* [TASK STATEMENT]: Go through the data below and count every line that has the word "accessible". Return only the count.

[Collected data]
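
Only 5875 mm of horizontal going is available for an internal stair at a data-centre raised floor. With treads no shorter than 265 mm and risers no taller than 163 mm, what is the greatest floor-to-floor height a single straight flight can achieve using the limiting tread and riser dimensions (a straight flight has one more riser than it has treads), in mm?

5875 / 265 = 22.17, so 22 treads fit.
Risers = treads + 1 = 23.
Maximum height = 23 × 163 = 3749 mm.

3749 mm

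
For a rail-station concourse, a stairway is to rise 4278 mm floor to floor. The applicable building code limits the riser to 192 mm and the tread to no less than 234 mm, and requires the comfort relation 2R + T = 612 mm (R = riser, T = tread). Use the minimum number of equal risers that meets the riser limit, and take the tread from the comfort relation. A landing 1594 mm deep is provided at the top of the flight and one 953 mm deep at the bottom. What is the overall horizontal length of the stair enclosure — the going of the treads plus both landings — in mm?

7827 mm

⌈4278/192⌉ = 23 risers.
Riser R = 4278 / 23 = 186 mm, within the 192 mm limit.
Tread T = 612 − 2 × 186 = 240 mm (≥ 234 mm).
Going = (23 − 1) × 240 = 5280 mm.
Add landings: 5280 + 1594 + 953 = 7827 mm.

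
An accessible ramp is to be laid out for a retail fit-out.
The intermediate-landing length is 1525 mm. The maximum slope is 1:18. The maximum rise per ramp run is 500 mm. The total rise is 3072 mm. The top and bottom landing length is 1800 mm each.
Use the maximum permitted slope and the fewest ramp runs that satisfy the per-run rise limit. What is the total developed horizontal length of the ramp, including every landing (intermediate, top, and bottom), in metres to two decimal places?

68.05 m

⌈3072/500⌉ = 7 ramp runs. That means 6 intermediate landings.
Ramp run (horizontal) at 1:18: 3072 × 18 = 55296 mm.
Intermediate landings: 6 × 1525 = 9150 mm.
Top and bottom landings: 2 × 1800 = 3600 mm.
Total = 55296 + 9150 + 3600 = 68046 mm.
= 68.05 m.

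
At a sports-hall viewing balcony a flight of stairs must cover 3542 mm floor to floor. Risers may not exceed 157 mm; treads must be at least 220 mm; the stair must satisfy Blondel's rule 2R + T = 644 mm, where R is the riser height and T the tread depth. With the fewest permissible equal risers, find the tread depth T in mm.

336 mm

3542 / 157 = 22.56, so 23 risers are needed.
R = 3542 ÷ 23 = 154 mm.
Tread T = 644 − 2 × 154 = 336 mm (≥ 220 mm).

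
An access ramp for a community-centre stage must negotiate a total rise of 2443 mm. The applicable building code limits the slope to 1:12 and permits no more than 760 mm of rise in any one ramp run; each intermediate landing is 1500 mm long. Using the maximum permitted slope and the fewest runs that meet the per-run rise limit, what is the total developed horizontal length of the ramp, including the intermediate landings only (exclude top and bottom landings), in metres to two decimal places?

⌈2443/760⌉ = 4 ramp runs. That means 3 intermediate landings.
Ramp run (horizontal) at 1:12: 2443 × 12 = 29316 mm.
Intermediate landings: 3 × 1500 = 4500 mm.
Total developed length = 29316 + 4500 = 33816 mm.
= 33.82 m.

33.82 m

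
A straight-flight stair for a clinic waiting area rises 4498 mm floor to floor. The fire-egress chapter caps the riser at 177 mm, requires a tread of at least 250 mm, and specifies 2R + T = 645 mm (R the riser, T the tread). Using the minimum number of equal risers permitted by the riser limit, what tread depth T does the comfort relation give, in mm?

4498 / 177 = 25.41, so 26 risers are needed.
Each riser is 4498/26 = 173 mm (≤ 177 mm).
T = 645 − 2·173 = 299 mm, which satisfies the 250 mm minimum.

299 mm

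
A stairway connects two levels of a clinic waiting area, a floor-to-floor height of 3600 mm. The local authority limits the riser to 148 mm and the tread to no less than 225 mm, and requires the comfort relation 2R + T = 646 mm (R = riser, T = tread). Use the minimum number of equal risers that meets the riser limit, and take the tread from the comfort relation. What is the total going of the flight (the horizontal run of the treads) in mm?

8592 mm

3600 / 148 = 24.32, so 25 risers are needed.
Riser R = 3600 / 25 = 144 mm, within the 148 mm limit.
T = 646 − 2·144 = 358 mm, which satisfies the 225 mm minimum.
25 risers give 24 treads; going = 24 × 358 = 8592 mm.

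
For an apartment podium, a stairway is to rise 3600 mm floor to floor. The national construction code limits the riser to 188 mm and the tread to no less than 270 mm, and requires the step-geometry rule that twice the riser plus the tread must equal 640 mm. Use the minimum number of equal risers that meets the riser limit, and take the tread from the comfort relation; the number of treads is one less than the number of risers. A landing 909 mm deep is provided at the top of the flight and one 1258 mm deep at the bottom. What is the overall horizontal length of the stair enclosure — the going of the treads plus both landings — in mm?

7487 mm

⌈3600/188⌉ = 20 risers.
R = 3600 ÷ 20 = 180 mm.
Tread T = 640 − 2 × 180 = 280 mm (≥ 270 mm).
Treads = 20 − 1 = 19; going = 19 × 280 = 5320 mm.
Enclosure = 5320 + 909 + 1258 = 7487 mm.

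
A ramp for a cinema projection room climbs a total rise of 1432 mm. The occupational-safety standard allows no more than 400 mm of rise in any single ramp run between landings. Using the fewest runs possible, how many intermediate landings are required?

3 intermediate landings

1432 / 400 = 3.580 → round up to 4 ramp runs.
4 runs are separated by 3 intermediate landings.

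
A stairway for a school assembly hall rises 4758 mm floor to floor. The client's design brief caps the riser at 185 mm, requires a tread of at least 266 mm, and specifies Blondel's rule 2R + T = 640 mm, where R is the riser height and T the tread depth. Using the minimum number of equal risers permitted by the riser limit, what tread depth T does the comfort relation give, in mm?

4758 / 185 = 25.719 → round up to 26 risers.
Riser R = 4758 / 26 = 183 mm, within the 185 mm limit.
T = 640 − 2·183 = 274 mm, which satisfies the 266 mm minimum.

274 mm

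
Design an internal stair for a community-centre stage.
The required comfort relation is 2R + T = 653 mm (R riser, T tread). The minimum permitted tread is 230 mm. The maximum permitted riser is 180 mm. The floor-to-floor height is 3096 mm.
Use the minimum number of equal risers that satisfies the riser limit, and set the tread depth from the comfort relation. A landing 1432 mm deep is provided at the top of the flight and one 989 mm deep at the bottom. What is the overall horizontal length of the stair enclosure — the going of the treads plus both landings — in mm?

7674 mm

3096 / 180 = 17.200 → round up to 18 risers.
Each riser is 3096/18 = 172 mm (≤ 180 mm).
T = 653 − 2·172 = 309 mm, which satisfies the 230 mm minimum.
18 risers give 17 treads; going = 17 × 309 = 5253 mm.
Enclosure = 5253 + 1432 + 989 = 7674 mm.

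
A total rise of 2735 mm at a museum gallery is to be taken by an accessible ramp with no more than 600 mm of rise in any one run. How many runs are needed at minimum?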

* [COMPLETED EXERCISE]: 2